[What you have to do]
All that is required is the number of lines in this listing that hold "teeth".

[Excerpted records]
========================

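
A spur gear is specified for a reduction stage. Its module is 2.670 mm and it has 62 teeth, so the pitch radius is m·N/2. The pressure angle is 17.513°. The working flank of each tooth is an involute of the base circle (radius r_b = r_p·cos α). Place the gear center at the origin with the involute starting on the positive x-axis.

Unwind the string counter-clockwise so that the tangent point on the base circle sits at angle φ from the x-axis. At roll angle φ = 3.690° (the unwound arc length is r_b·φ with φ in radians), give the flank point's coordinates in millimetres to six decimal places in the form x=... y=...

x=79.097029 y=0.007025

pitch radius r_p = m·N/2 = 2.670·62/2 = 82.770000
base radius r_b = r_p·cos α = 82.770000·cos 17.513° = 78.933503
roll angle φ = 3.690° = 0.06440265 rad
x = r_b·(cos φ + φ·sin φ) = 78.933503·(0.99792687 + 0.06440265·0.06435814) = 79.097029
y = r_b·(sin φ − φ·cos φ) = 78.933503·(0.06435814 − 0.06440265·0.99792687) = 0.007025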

========================

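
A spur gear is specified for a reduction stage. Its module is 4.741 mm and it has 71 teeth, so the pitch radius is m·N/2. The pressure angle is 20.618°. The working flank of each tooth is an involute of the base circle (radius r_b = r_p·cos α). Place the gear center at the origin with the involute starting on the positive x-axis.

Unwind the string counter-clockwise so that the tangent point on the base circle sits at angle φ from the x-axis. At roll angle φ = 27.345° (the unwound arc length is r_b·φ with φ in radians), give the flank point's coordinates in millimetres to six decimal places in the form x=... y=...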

========================

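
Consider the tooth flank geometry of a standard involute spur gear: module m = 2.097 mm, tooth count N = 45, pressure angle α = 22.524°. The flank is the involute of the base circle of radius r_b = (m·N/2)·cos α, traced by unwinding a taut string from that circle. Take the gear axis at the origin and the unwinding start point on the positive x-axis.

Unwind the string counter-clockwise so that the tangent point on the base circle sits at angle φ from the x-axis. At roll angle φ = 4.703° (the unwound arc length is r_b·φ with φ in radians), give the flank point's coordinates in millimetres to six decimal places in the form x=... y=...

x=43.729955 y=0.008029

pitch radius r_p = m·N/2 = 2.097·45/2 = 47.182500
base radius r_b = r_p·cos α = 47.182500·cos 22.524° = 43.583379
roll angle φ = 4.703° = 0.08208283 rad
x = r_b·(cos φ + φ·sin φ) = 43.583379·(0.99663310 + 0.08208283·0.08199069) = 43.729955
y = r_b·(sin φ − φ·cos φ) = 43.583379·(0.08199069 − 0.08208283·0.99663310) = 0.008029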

========================

[Your solution]
2